Action item
Please count the lines below that hold the word "following" and give the count without any other text.
--- Task material ---
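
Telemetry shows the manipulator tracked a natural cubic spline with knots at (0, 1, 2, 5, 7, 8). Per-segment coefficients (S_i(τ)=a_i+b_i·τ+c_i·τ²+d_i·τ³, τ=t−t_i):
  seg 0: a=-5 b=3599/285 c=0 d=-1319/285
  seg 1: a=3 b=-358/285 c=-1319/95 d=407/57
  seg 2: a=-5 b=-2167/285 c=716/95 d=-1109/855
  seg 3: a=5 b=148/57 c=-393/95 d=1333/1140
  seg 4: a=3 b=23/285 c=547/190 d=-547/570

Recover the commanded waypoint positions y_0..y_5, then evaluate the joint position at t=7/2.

y_0 = S_0(0) = a_0 = -5
y_1 = S_1(0) = a_1 = 3
y_2 = S_2(0) = a_2 = -5
y_3 = S_3(0) = a_3 = 5
y_4 = S_4(0) = a_4 = 3
y_5 = S_4(1) = 5
t_q=7/2 is in segment 2 (τ=3/2); S_2(τ)=-153/40

y_0=-5 y_1=3 y_2=-5 y_3=5 y_4=3 y_5=5
S(7/2) = -153/40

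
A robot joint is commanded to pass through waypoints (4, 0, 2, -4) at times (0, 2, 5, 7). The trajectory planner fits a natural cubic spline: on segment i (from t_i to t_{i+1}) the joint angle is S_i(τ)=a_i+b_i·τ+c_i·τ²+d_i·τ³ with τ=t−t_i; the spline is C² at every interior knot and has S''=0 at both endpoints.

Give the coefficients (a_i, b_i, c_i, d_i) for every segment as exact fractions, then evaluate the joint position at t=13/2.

Δ: Δ0=-2, Δ1=2/3, Δ2=-3
row 1: diag=10, rhs=16; c'=3/10, d'=8/5
row 2: denom=10−3·3/10=91/10; d'=(-22−3·8/5)/(91/10)=-268/91
back: M2=-268/91
back: M1=8/5−3/10·-268/91=226/91
M: M0=0, M1=226/91, M2=-268/91, M3=0
seg 0: a=4, c=M0/2=0, d=(M1−M0)/(6·2)=113/546, b=Δ0−h0·(2M0+M1)/6=-772/273
seg 1: a=0, c=M1/2=113/91, d=(M2−M1)/(6·3)=-19/63, b=Δ1−h1·(2M1+M2)/6=-94/273
seg 2: a=2, c=M2/2=-134/91, d=(M3−M2)/(6·2)=67/273, b=Δ2−h2·(2M2+M3)/6=-283/273
t_q=13/2 → seg 2, τ=3/2; S=2+-283/273·τ+-134/91·τ²+67/273·τ³=-1485/728

  seg 0: a=4 b=-772/273 c=0 d=113/546
  seg 1: a=0 b=-94/273 c=113/91 d=-19/63
  seg 2: a=2 b=-283/273 c=-134/91 d=67/273
S(13/2) = -1485/728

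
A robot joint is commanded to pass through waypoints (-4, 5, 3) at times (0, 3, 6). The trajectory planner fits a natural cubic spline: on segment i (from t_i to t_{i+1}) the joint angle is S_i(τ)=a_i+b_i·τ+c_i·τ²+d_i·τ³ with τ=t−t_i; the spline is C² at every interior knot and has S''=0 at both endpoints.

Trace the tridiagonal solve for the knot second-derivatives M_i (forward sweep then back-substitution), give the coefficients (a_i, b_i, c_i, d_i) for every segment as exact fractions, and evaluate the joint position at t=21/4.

Δ: Δ0=3, Δ1=-2/3
row 1: diag=12, rhs=-22; c'=1/4, d'=-11/6
back: M1=-11/6
M: M0=0, M1=-11/6, M2=0
seg 0: a=-4, c=M0/2=0, d=(M1−M0)/(6·3)=-11/108, b=Δ0−h0·(2M0+M1)/6=47/12
seg 1: a=5, c=M1/2=-11/12, d=(M2−M1)/(6·3)=11/108, b=Δ1−h1·(2M1+M2)/6=7/6
t_q=21/4 → seg 1, τ=9/4; S=5+7/6·τ+-11/12·τ²+11/108·τ³=1061/256

  seg 0: a=-4 b=47/12 c=0 d=-11/108
  seg 1: a=5 b=7/6 c=-11/12 d=11/108
S(21/4) = 1061/256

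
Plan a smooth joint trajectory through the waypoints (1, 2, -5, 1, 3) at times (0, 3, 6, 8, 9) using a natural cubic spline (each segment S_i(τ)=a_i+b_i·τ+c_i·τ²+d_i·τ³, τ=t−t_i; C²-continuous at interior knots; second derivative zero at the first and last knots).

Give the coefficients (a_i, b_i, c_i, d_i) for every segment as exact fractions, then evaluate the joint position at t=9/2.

Δ: Δ0=1/3, Δ1=-7/3, Δ2=3, Δ3=2
row 1: diag=12, rhs=-16; c'=1/4, d'=-4/3
row 2: denom=10−3·1/4=37/4; d'=(32−3·-4/3)/(37/4)=144/37
row 3: denom=6−2·8/37=206/37; d'=(-6−2·144/37)/(206/37)=-255/103
back: M3=-255/103
back: M2=144/37−8/37·-255/103=456/103
back: M1=-4/3−1/4·456/103=-754/309
M: M0=0, M1=-754/309, M2=456/103, M3=-255/103, M4=0
seg 0: a=1, c=M0/2=0, d=(M1−M0)/(6·3)=-377/2781, b=Δ0−h0·(2M0+M1)/6=160/103
seg 1: a=2, c=M1/2=-377/309, d=(M2−M1)/(6·3)=1061/2781, b=Δ1−h1·(2M1+M2)/6=-217/103
seg 2: a=-5, c=M2/2=228/103, d=(M3−M2)/(6·2)=-237/412, b=Δ2−h2·(2M2+M3)/6=90/103
seg 3: a=1, c=M3/2=-255/206, d=(M4−M3)/(6·1)=85/206, b=Δ3−h3·(2M3+M4)/6=291/103
t_q=9/2 → seg 1, τ=3/2; S=2+-217/103·τ+-377/309·τ²+1061/2781·τ³=-2157/824

  seg 0: a=1 b=160/103 c=0 d=-377/2781
  seg 1: a=2 b=-217/103 c=-377/309 d=1061/2781
  seg 2: a=-5 b=90/103 c=228/103 d=-237/412
  seg 3: a=1 b=291/103 c=-255/206 d=85/206
S(9/2) = -2157/824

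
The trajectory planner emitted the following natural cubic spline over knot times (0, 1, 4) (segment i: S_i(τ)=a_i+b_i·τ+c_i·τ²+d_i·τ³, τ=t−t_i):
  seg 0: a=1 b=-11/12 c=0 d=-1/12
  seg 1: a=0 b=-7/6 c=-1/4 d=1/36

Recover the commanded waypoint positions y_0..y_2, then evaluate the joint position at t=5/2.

y_0=1 y_1=0 y_2=-5
S(5/2) = -71/32

y_0 = S_0(0) = a_0 = 1
y_1 = S_1(0) = a_1 = 0
y_2 = S_1(3) = -5
t_q=5/2 is in segment 1 (τ=3/2); S_1(τ)=-71/32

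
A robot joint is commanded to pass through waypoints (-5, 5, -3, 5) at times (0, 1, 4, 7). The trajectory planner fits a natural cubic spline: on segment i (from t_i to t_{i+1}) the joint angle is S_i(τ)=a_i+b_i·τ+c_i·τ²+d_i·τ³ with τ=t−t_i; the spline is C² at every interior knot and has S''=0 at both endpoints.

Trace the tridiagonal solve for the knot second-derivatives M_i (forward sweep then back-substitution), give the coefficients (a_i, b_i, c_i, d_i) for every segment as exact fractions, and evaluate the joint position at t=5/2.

  seg 0: a=-5 b=346/29 c=0 d=-56/29
  seg 1: a=5 b=178/29 c=-168/29 d=746/783
  seg 2: a=-3 b=-84/29 c=242/87 d=-242/783
S(5/2) = 509/116

Δ: Δ0=10, Δ1=-8/3, Δ2=8/3
row 1: diag=8, rhs=-76; c'=3/8, d'=-19/2
row 2: denom=12−3·3/8=87/8; d'=(32−3·-19/2)/(87/8)=484/87
back: M2=484/87
back: M1=-19/2−3/8·484/87=-336/29
M: M0=0, M1=-336/29, M2=484/87, M3=0
seg 0: a=-5, c=M0/2=0, d=(M1−M0)/(6·1)=-56/29, b=Δ0−h0·(2M0+M1)/6=346/29
seg 1: a=5, c=M1/2=-168/29, d=(M2−M1)/(6·3)=746/783, b=Δ1−h1·(2M1+M2)/6=178/29
seg 2: a=-3, c=M2/2=242/87, d=(M3−M2)/(6·3)=-242/783, b=Δ2−h2·(2M2+M3)/6=-84/29
t_q=5/2 → seg 1, τ=3/2; S=5+178/29·τ+-168/29·τ²+746/783·τ³=509/116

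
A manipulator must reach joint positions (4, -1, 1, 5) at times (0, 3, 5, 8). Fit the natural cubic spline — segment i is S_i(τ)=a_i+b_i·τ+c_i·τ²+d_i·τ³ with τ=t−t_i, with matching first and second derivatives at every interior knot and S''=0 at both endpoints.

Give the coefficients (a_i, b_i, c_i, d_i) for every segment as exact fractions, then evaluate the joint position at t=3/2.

Δ: Δ0=-5/3, Δ1=1, Δ2=4/3
row 1: diag=10, rhs=16; c'=1/5, d'=8/5
row 2: denom=10−2·1/5=48/5; d'=(2−2·8/5)/(48/5)=-1/8
back: M2=-1/8
back: M1=8/5−1/5·-1/8=13/8
M: M0=0, M1=13/8, M2=-1/8, M3=0
seg 0: a=4, c=M0/2=0, d=(M1−M0)/(6·3)=13/144, b=Δ0−h0·(2M0+M1)/6=-119/48
seg 1: a=-1, c=M1/2=13/16, d=(M2−M1)/(6·2)=-7/48, b=Δ1−h1·(2M1+M2)/6=-1/24
seg 2: a=1, c=M2/2=-1/16, d=(M3−M2)/(6·3)=1/144, b=Δ2−h2·(2M2+M3)/6=35/24
t_q=3/2 → seg 0, τ=3/2; S=4+-119/48·τ+0·τ²+13/144·τ³=75/128

  seg 0: a=4 b=-119/48 c=0 d=13/144
  seg 1: a=-1 b=-1/24 c=13/16 d=-7/48
  seg 2: a=1 b=35/24 c=-1/16 d=1/144
S(3/2) = 75/128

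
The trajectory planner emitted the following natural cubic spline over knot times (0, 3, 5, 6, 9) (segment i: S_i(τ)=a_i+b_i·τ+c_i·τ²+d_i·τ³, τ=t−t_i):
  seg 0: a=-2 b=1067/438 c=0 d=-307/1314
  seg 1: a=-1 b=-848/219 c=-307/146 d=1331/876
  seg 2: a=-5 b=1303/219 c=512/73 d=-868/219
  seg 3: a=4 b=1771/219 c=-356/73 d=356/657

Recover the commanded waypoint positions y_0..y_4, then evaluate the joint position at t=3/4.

y_0 = S_0(0) = a_0 = -2
y_1 = S_1(0) = a_1 = -1
y_2 = S_2(0) = a_2 = -5
y_3 = S_3(0) = a_3 = 4
y_4 = S_3(3) = -1
t_q=3/4 is in segment 0 (τ=3/4); S_0(τ)=-2537/9344

y_0=-2 y_1=-1 y_2=-5 y_3=4 y_4=-1
S(3/4) = -2537/9344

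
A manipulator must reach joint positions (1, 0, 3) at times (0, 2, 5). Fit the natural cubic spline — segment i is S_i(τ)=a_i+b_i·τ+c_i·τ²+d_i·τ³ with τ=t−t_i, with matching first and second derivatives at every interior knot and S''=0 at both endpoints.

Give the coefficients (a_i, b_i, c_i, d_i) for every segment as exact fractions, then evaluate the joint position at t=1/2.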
---
Exercise answer
2